====== SUPPLIED RECORDS

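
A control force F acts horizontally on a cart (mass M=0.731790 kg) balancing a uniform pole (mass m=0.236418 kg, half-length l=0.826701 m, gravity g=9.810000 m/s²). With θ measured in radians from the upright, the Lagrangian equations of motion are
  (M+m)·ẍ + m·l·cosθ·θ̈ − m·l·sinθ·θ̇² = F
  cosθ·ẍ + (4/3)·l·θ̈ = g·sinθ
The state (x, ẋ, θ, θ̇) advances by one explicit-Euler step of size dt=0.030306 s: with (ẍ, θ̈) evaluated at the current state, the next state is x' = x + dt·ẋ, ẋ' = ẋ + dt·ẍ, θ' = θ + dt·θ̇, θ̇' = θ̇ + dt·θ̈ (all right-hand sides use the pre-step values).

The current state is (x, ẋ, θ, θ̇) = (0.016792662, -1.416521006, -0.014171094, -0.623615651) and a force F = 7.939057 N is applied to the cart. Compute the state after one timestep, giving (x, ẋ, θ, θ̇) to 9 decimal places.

sinθ=-0.014170620, cosθ=0.999899592
temp = (F + m·l·θ̇²·sinθ)/(M+m) = (7.939057 + -0.001077090)/0.968208 = 8.198630780
θ̈ = (g·sinθ − cosθ·temp)/(l·(4/3 − m·cos²θ/(M+m))) = -9.258568744
ẍ = temp − m·l·θ̈·cosθ/(M+m) = 10.067421126
Euler: x'=0.016792662+0.030306·-1.416521006=-0.026136424, ẋ'=-1.416521006+0.030306·10.067421126=-1.111417741
       θ'=-0.014171094+0.030306·-0.623615651=-0.033070390, θ̇'=-0.623615651+0.030306·-9.258568744=-0.904205835

(-0.026136424, -1.111417741, -0.033070390, -0.904205835)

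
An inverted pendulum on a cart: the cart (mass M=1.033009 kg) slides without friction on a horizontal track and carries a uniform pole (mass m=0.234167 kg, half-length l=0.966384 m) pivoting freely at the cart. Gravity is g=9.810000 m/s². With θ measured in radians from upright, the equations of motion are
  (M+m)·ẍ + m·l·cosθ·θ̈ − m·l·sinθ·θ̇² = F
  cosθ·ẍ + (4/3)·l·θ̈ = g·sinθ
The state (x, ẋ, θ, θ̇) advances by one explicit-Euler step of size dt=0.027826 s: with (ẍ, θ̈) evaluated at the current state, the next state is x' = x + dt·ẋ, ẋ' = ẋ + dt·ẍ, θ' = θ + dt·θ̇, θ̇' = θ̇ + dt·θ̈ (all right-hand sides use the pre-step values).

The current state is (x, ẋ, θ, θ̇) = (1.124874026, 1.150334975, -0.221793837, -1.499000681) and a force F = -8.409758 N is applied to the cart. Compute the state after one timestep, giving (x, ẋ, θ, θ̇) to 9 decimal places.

sinθ=-0.219979872, cosθ=0.975504411
temp = (F + m·l·θ̇²·sinθ)/(M+m) = (-8.409758 + -0.111856707)/1.267176 = -6.724886446
θ̈ = (g·sinθ − cosθ·temp)/(l·(4/3 − m·cos²θ/(M+m))) = 3.935514137
ẍ = temp − m·l·θ̈·cosθ/(M+m) = -7.410483903
Euler: x'=1.124874026+0.027826·1.150334975=1.156883247, ẋ'=1.150334975+0.027826·-7.410483903=0.944130850
       θ'=-0.221793837+0.027826·-1.499000681=-0.263505030, θ̇'=-1.499000681+0.027826·3.935514137=-1.389491065

(1.156883247, 0.944130850, -0.263505030, -1.389491065)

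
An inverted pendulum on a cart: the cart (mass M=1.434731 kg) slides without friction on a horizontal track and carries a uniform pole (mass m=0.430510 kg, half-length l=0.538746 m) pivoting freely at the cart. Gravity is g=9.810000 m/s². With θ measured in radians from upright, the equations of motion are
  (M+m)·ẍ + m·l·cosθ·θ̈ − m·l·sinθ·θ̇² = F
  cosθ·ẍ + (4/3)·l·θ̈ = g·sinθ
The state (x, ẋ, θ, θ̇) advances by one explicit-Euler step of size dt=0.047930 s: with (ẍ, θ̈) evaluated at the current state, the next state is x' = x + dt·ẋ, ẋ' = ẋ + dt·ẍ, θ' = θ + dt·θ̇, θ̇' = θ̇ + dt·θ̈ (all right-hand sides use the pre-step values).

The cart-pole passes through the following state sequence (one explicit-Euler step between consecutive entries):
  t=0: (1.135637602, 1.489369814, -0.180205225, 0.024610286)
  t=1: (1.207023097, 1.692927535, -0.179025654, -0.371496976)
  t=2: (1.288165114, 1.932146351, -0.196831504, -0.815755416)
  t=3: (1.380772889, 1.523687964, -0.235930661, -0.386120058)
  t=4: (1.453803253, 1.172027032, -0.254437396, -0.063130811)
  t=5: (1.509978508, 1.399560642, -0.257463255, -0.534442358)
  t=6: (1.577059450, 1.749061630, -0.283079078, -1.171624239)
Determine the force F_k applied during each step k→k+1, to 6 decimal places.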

============

◆ WORK INSTRUCTIONS:
Could you retype exactly the lines from the first one of the records through the line containing "of size dt=0.030306", both included, and nothing more?

◆ ANSWER TO THIS EXERCISE:
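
A control force F acts horizontally on a cart (mass M=0.731790 kg) balancing a uniform pole (mass m=0.236418 kg, half-length l=0.826701 m, gravity g=9.810000 m/s²). With θ measured in radians from the upright, the Lagrangian equations of motion are
  (M+m)·ẍ + m·l·cosθ·θ̈ − m·l·sinθ·θ̇² = F
  cosθ·ẍ + (4/3)·l·θ̈ = g·sinθ
The state (x, ẋ, θ, θ̇) advances by one explicit-Euler step of size dt=0.030306 s: with (ẍ, θ̈) evaluated at the current state, the next state is x' = x + dt·ẋ, ẋ' = ẋ + dt·ẍ, θ' = θ + dt·θ̇, θ̇' = θ̇ + dt·θ̈ (all right-hand sides use the pre-step values).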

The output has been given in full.